ACTION ITEM:
Repeat the listing in full, exactly as it stands.

DATASET RECORDS:

((

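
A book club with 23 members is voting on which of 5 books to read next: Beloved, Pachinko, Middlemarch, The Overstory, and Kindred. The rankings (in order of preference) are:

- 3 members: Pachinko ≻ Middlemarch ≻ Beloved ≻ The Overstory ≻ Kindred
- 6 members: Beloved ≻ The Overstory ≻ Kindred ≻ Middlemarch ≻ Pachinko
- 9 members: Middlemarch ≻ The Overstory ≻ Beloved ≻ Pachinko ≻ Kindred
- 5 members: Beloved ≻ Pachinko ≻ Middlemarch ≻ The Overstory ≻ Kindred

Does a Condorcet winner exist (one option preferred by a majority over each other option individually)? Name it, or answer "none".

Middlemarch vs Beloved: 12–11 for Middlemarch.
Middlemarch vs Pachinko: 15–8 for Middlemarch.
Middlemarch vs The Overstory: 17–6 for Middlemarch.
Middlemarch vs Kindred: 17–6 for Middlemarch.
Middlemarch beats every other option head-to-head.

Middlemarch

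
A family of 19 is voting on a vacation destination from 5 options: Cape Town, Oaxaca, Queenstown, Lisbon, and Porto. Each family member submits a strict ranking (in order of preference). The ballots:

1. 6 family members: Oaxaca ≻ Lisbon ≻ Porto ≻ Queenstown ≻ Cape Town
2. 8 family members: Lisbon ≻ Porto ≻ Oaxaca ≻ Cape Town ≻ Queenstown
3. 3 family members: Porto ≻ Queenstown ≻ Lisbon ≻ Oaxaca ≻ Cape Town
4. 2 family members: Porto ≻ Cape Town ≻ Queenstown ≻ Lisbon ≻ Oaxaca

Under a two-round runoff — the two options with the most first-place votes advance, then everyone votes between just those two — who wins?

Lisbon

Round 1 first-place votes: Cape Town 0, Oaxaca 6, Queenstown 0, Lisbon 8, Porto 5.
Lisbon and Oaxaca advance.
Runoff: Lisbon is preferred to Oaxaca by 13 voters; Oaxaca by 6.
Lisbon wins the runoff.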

))

RESPONSE TO THE EXERCISE:
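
A book club with 23 members is voting on which of 5 books to read next: Beloved, Pachinko, Middlemarch, The Overstory, and Kindred. The rankings (in order of preference) are:

- 3 members: Pachinko ≻ Middlemarch ≻ Beloved ≻ The Overstory ≻ Kindred
- 6 members: Beloved ≻ The Overstory ≻ Kindred ≻ Middlemarch ≻ Pachinko
- 9 members: Middlemarch ≻ The Overstory ≻ Beloved ≻ Pachinko ≻ Kindred
- 5 members: Beloved ≻ Pachinko ≻ Middlemarch ≻ The Overstory ≻ Kindred

Does a Condorcet winner exist (one option preferred by a majority over each other option individually)? Name it, or answer "none".

Middlemarch vs Beloved: 12–11 for Middlemarch.
Middlemarch vs Pachinko: 15–8 for Middlemarch.
Middlemarch vs The Overstory: 17–6 for Middlemarch.
Middlemarch vs Kindred: 17–6 for Middlemarch.
Middlemarch beats every other option head-to-head.

Middlemarch

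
A family of 19 is voting on a vacation destination from 5 options: Cape Town, Oaxaca, Queenstown, Lisbon, and Porto. Each family member submits a strict ranking (in order of preference). The ballots:

1. 6 family members: Oaxaca ≻ Lisbon ≻ Porto ≻ Queenstown ≻ Cape Town
2. 8 family members: Lisbon ≻ Porto ≻ Oaxaca ≻ Cape Town ≻ Queenstown
3. 3 family members: Porto ≻ Queenstown ≻ Lisbon ≻ Oaxaca ≻ Cape Town
4. 2 family members: Porto ≻ Cape Town ≻ Queenstown ≻ Lisbon ≻ Oaxaca

Under a two-round runoff — the two options with the most first-place votes advance, then everyone votes between just those two — who wins?

Lisbon

Round 1 first-place votes: Cape Town 0, Oaxaca 6, Queenstown 0, Lisbon 8, Porto 5.
Lisbon and Oaxaca advance.
Runoff: Lisbon is preferred to Oaxaca by 13 voters; Oaxaca by 6.
Lisbon wins the runoff.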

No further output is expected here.